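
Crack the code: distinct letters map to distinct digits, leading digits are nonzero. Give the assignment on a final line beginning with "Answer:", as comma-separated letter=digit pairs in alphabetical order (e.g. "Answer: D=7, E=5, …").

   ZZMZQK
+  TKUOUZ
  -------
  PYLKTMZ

Step 1. [P] the sum has 7 digits but both addends have 6; that extra leading digit P is the final carry, namely 1 ⇒ P=1.
Step 2. [col 1: K + Z ≡ Z (mod 10)] column 1 reads K+Z+carry(0)=Z with nothing yet; with digits 1 already taken and all letters distinct, the only value for K is 0 ⇒ K=0.
Step 3. [col 1: K + Z ≡ Z (mod 10)] column 1 (K + Z ≡ Z (mod 10), carry-in 0) doesn't pin Z yet; pick Z=8 and continue. So Z=8.
Step 4. [col 2: Q + U ≡ M (mod 10)] several values work for M in column 2 (Q + U ≡ M (mod 10), carry-in 0); try M=3. So M=3.
Step 5. [col 2: Q + U ≡ M (mod 10)] column 2 (Q + U ≡ M (mod 10), carry-in 0) doesn't pin Q yet; pick Q=7 and continue, so Q=7.
Step 6. [col 2: Q + U ≡ M (mod 10)] in column 2 we have Q+U≡M with carry-in 0; given Q=7, M=3 and digits 0,1,3,7,8 already taken and all letters distinct, that pins U to 6 ⇒ U=6.
Step 7. [col 3: Z + O ≡ T (mod 10)] from column 3 (Z=8, carry-in 1, digits 0,1,3,6,7,8 already taken and all letters distinct): T must equal 4 ⇒ T=4.
Step 8. [col 3: Z + O ≡ T (mod 10)] column 3: given Z=8, T=4, carry-in 1, and digits 0,1,3,4,6,7,8 already taken and all letters distinct, Z+O≡T (mod 10) forces O=5 ⇒ O=5.
Step 9. [col 5: Z + K ≡ L (mod 10)] from column 5 (Z=8, K=0, carry-in 1, digits 0,1,3,4,5,6,7,8 already taken and all letters distinct): L must equal 9, so L=9.
Step 10. [col 6: Z + T ≡ Y (mod 10)] from column 6 (Z=8, T=4, carry-in 0, digits 0,1,3,4,5,6,7,8,9 already taken and all letters distinct): Y must equal 2 ⇒ Y=2.

Answer: K=0, L=9, M=3, O=5, P=1, Q=7, T=4, U=6, Y=2, Z=8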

++++++

*To do*. The entries above must be returned exactly.

*Written answer*.
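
Crack the code: distinct letters map to distinct digits, leading digits are nonzero. Give the assignment on a final line beginning with "Answer:", as comma-separated letter=digit pairs in alphabetical order (e.g. "Answer: D=7, E=5, …").

   ZZMZQK
+  TKUOUZ
  -------
  PYLKTMZ

Step 1. [P] the sum has 7 digits but both addends have 6; that extra leading digit P is the final carry, namely 1 ⇒ P=1.
Step 2. [col 1: K + Z ≡ Z (mod 10)] column 1 reads K+Z+carry(0)=Z with nothing yet; with digits 1 already taken and all letters distinct, the only value for K is 0 ⇒ K=0.
Step 3. [col 1: K + Z ≡ Z (mod 10)] column 1 (K + Z ≡ Z (mod 10), carry-in 0) doesn't pin Z yet; pick Z=8 and continue. So Z=8.
Step 4. [col 2: Q + U ≡ M (mod 10)] several values work for M in column 2 (Q + U ≡ M (mod 10), carry-in 0); try M=3. So M=3.
Step 5. [col 2: Q + U ≡ M (mod 10)] column 2 (Q + U ≡ M (mod 10), carry-in 0) doesn't pin Q yet; pick Q=7 and continue, so Q=7.
Step 6. [col 2: Q + U ≡ M (mod 10)] in column 2 we have Q+U≡M with carry-in 0; given Q=7, M=3 and digits 0,1,3,7,8 already taken and all letters distinct, that pins U to 6 ⇒ U=6.
Step 7. [col 3: Z + O ≡ T (mod 10)] from column 3 (Z=8, carry-in 1, digits 0,1,3,6,7,8 already taken and all letters distinct): T must equal 4 ⇒ T=4.
Step 8. [col 3: Z + O ≡ T (mod 10)] column 3: given Z=8, T=4, carry-in 1, and digits 0,1,3,4,6,7,8 already taken and all letters distinct, Z+O≡T (mod 10) forces O=5 ⇒ O=5.
Step 9. [col 5: Z + K ≡ L (mod 10)] from column 5 (Z=8, K=0, carry-in 1, digits 0,1,3,4,5,6,7,8 already taken and all letters distinct): L must equal 9, so L=9.
Step 10. [col 6: Z + T ≡ Y (mod 10)] from column 6 (Z=8, T=4, carry-in 0, digits 0,1,3,4,5,6,7,8,9 already taken and all letters distinct): Y must equal 2 ⇒ Y=2.

Answer: K=0, L=9, M=3, O=5, P=1, Q=7, T=4, U=6, Y=2, Z=8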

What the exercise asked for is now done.